Source data
[Start of section]

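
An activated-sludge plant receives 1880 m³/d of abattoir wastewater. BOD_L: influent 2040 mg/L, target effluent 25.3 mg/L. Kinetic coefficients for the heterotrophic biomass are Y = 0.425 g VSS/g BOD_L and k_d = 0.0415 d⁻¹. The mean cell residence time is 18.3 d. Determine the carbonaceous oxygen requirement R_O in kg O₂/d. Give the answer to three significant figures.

R_O ≈ 2490 kg O₂/d

Y_obs = Y / (1 + k_d θ_c) = 0.425 / (1 + 0.0415 × 18.3) = 0.425 / 1.759 = 0.2416.
ΔS = 2040 − 25.3 = 2015 mg/L, so the substrate removal rate is 1880 × 2015/1000 = 3788 kg BOD_L/d.
Biomass synthesised: P_X = Y_obs × 3788 = 914.9 kg VSS/d.
Carbonaceous O₂ demand = substrate oxidised − cell-mass equivalent = 3788 − 1.42 × 914.9 = 2488 kg O₂/d.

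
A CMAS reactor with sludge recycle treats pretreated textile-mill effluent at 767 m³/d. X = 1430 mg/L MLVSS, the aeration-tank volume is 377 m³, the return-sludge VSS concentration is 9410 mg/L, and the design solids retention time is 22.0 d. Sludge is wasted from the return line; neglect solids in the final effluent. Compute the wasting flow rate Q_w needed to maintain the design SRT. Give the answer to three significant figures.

θ_c = V·X/(Q_w·X_r) when wasting from the recycle, so Q_w = V·X/(θ_c·X_r) = 377.0 × 1430 / (22.0 × 9410) = 2.604 m³/d.

Q_w ≈ 2.60 m³/d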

[End of section]

Every record must appear in the answer exactly as it does above.

• _Result_
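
An activated-sludge plant receives 1880 m³/d of abattoir wastewater. BOD_L: influent 2040 mg/L, target effluent 25.3 mg/L. Kinetic coefficients for the heterotrophic biomass are Y = 0.425 g VSS/g BOD_L and k_d = 0.0415 d⁻¹. The mean cell residence time is 18.3 d. Determine the carbonaceous oxygen requirement R_O in kg O₂/d. Give the answer to three significant figures.

R_O ≈ 2490 kg O₂/d

Y_obs = Y / (1 + k_d θ_c) = 0.425 / (1 + 0.0415 × 18.3) = 0.425 / 1.759 = 0.2416.
ΔS = 2040 − 25.3 = 2015 mg/L, so the substrate removal rate is 1880 × 2015/1000 = 3788 kg BOD_L/d.
Biomass synthesised: P_X = Y_obs × 3788 = 914.9 kg VSS/d.
Carbonaceous O₂ demand = substrate oxidised − cell-mass equivalent = 3788 − 1.42 × 914.9 = 2488 kg O₂/d.

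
A CMAS reactor with sludge recycle treats pretreated textile-mill effluent at 767 m³/d. X = 1430 mg/L MLVSS, the aeration-tank volume is 377 m³, the return-sludge VSS concentration is 9410 mg/L, and the design solids retention time is 22.0 d. Sludge is wasted from the return line; neglect solids in the final effluent. Compute the wasting flow rate Q_w needed to maintain the design SRT. Give the answer to three significant figures.

θ_c = V·X/(Q_w·X_r) when wasting from the recycle, so Q_w = V·X/(θ_c·X_r) = 377.0 × 1430 / (22.0 × 9410) = 2.604 m³/d.

Q_w ≈ 2.60 m³/d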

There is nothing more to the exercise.